TASK REQUIREMENTS: Make an exact copy of all the data.
[RECORDS FOR THE TASK Boundary: Start]
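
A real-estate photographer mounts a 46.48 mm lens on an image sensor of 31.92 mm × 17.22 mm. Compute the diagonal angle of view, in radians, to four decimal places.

0.7440 rad

Sensor diagonal = √(31.92² + 17.22²) = √1315.4148 ≈ 36.2686 mm.
Angle of view α = 2·arctan(d/2f) with d = 36.2686 mm and f = 46.48 mm.
d/2f = 0.39015; arctan(0.39015) ≈ 0.3720 rad, so α ≈ 0.7440 rad.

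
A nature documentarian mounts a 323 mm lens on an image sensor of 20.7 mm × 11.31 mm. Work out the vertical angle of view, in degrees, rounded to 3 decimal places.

2.006°

Angle of view α = 2·arctan(h/2f) with h = 11.31 mm and f = 323 mm.
h/2f = 0.01751; arctan(0.01751) ≈ 1.0030°, so α ≈ 2.0060°.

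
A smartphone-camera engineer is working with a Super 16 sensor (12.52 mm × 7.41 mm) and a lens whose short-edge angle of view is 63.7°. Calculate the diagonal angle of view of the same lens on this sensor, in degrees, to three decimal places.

101.305°

From the short-edge AOV: f = 7.41 / (2·tan(31.85°)) = 7.41 / 1.24247 ≈ 5.9639 mm.
Sensor diagonal = √(12.52² + 7.41²) = √211.6585 ≈ 14.5485 mm.
Diagonal AOV = 2·arctan(14.5485 / (2 × 5.9639)) = 2·arctan(1.21971) ≈ 101.3055°.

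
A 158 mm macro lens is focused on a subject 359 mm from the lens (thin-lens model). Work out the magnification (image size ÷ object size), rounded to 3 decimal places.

Thin lens: 1/f = 1/dₒ + 1/dᵢ → 1/dᵢ = 1/158 − 1/359 = 0.0035436 mm⁻¹, so dᵢ ≈ 282.1990 mm.
Magnification m = dᵢ/dₒ = 282.1990/359 ≈ 0.78607.

0.786×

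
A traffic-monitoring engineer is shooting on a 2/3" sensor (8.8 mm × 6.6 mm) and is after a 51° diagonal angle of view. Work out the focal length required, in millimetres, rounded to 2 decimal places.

Sensor diagonal = √(8.8² + 6.6²) = √121.0000 ≈ 11.0000 mm.
From α = 2·arctan(d/2f) we get f = d / (2·tan(α/2)).
With d = 11.0000 mm and α/2 = 25.5°, tan(α/2) ≈ 0.47698, so f ≈ 11.0000 / 0.95395 ≈ 11.5310 mm.

11.53 mm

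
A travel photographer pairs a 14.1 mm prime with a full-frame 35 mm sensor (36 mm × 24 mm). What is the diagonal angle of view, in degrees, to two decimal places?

113.81°

Sensor diagonal = √(36² + 24²) = √1872.0000 ≈ 43.2666 mm.
Angle of view α = 2·arctan(d/2f) with d = 43.2666 mm and f = 14.1 mm.
d/2f = 1.53428; arctan(1.53428) ≈ 56.9048°, so α ≈ 113.8096°.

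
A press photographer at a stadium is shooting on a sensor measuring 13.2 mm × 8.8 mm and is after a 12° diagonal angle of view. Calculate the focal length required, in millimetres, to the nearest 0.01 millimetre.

75.47 mm

Sensor diagonal = √(13.2² + 8.8²) = √251.6800 ≈ 15.8644 mm.
From α = 2·arctan(d/2f) we get f = d / (2·tan(α/2)).
With d = 15.8644 mm and α/2 = 6°, tan(α/2) ≈ 0.10510, so f ≈ 15.8644 / 0.21021 ≈ 75.4700 mm.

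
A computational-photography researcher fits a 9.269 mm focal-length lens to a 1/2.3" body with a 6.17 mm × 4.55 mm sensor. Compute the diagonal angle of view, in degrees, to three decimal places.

44.934°

Sensor diagonal = √(6.17² + 4.55²) = √58.7714 ≈ 7.6663 mm.
Angle of view α = 2·arctan(d/2f) with d = 7.6663 mm and f = 9.269 mm.
d/2f = 0.41354; arctan(0.41354) ≈ 22.4672°, so α ≈ 44.9343°.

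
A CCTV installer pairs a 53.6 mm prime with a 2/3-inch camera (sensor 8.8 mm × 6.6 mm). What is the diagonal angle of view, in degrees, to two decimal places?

11.72°

Sensor diagonal = √(8.8² + 6.6²) = √121.0000 ≈ 11.0000 mm.
Angle of view α = 2·arctan(d/2f) with d = 11.0000 mm and f = 53.6 mm.
d/2f = 0.10261; arctan(0.10261) ≈ 5.8587°, so α ≈ 11.7175°.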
[RECORDS FOR THE TASK Boundary: End]
YOUR RESPONSE:
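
A real-estate photographer mounts a 46.48 mm lens on an image sensor of 31.92 mm × 17.22 mm. Compute the diagonal angle of view, in radians, to four decimal places.

0.7440 rad

Sensor diagonal = √(31.92² + 17.22²) = √1315.4148 ≈ 36.2686 mm.
Angle of view α = 2·arctan(d/2f) with d = 36.2686 mm and f = 46.48 mm.
d/2f = 0.39015; arctan(0.39015) ≈ 0.3720 rad, so α ≈ 0.7440 rad.

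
A nature documentarian mounts a 323 mm lens on an image sensor of 20.7 mm × 11.31 mm. Work out the vertical angle of view, in degrees, rounded to 3 decimal places.

2.006°

Angle of view α = 2·arctan(h/2f) with h = 11.31 mm and f = 323 mm.
h/2f = 0.01751; arctan(0.01751) ≈ 1.0030°, so α ≈ 2.0060°.

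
A smartphone-camera engineer is working with a Super 16 sensor (12.52 mm × 7.41 mm) and a lens whose short-edge angle of view is 63.7°. Calculate the diagonal angle of view of the same lens on this sensor, in degrees, to three decimal places.

101.305°

From the short-edge AOV: f = 7.41 / (2·tan(31.85°)) = 7.41 / 1.24247 ≈ 5.9639 mm.
Sensor diagonal = √(12.52² + 7.41²) = √211.6585 ≈ 14.5485 mm.
Diagonal AOV = 2·arctan(14.5485 / (2 × 5.9639)) = 2·arctan(1.21971) ≈ 101.3055°.

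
A 158 mm macro lens is focused on a subject 359 mm from the lens (thin-lens model). Work out the magnification (image size ÷ object size), rounded to 3 decimal places.

Thin lens: 1/f = 1/dₒ + 1/dᵢ → 1/dᵢ = 1/158 − 1/359 = 0.0035436 mm⁻¹, so dᵢ ≈ 282.1990 mm.
Magnification m = dᵢ/dₒ = 282.1990/359 ≈ 0.78607.

0.786×

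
A traffic-monitoring engineer is shooting on a 2/3" sensor (8.8 mm × 6.6 mm) and is after a 51° diagonal angle of view. Work out the focal length required, in millimetres, rounded to 2 decimal places.

Sensor diagonal = √(8.8² + 6.6²) = √121.0000 ≈ 11.0000 mm.
From α = 2·arctan(d/2f) we get f = d / (2·tan(α/2)).
With d = 11.0000 mm and α/2 = 25.5°, tan(α/2) ≈ 0.47698, so f ≈ 11.0000 / 0.95395 ≈ 11.5310 mm.

11.53 mm

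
A travel photographer pairs a 14.1 mm prime with a full-frame 35 mm sensor (36 mm × 24 mm). What is the diagonal angle of view, in degrees, to two decimal places?

113.81°

Sensor diagonal = √(36² + 24²) = √1872.0000 ≈ 43.2666 mm.
Angle of view α = 2·arctan(d/2f) with d = 43.2666 mm and f = 14.1 mm.
d/2f = 1.53428; arctan(1.53428) ≈ 56.9048°, so α ≈ 113.8096°.

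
A press photographer at a stadium is shooting on a sensor measuring 13.2 mm × 8.8 mm and is after a 12° diagonal angle of view. Calculate the focal length required, in millimetres, to the nearest 0.01 millimetre.

75.47 mm

Sensor diagonal = √(13.2² + 8.8²) = √251.6800 ≈ 15.8644 mm.
From α = 2·arctan(d/2f) we get f = d / (2·tan(α/2)).
With d = 15.8644 mm and α/2 = 6°, tan(α/2) ≈ 0.10510, so f ≈ 15.8644 / 0.21021 ≈ 75.4700 mm.

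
A computational-photography researcher fits a 9.269 mm focal-length lens to a 1/2.3" body with a 6.17 mm × 4.55 mm sensor. Compute the diagonal angle of view, in degrees, to three decimal places.

44.934°

Sensor diagonal = √(6.17² + 4.55²) = √58.7714 ≈ 7.6663 mm.
Angle of view α = 2·arctan(d/2f) with d = 7.6663 mm and f = 9.269 mm.
d/2f = 0.41354; arctan(0.41354) ≈ 22.4672°, so α ≈ 44.9343°.

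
A CCTV installer pairs a 53.6 mm prime with a 2/3-inch camera (sensor 8.8 mm × 6.6 mm). What is the diagonal angle of view, in degrees, to two decimal places?

11.72°

Sensor diagonal = √(8.8² + 6.6²) = √121.0000 ≈ 11.0000 mm.
Angle of view α = 2·arctan(d/2f) with d = 11.0000 mm and f = 53.6 mm.
d/2f = 0.10261; arctan(0.10261) ≈ 5.8587°, so α ≈ 11.7175°.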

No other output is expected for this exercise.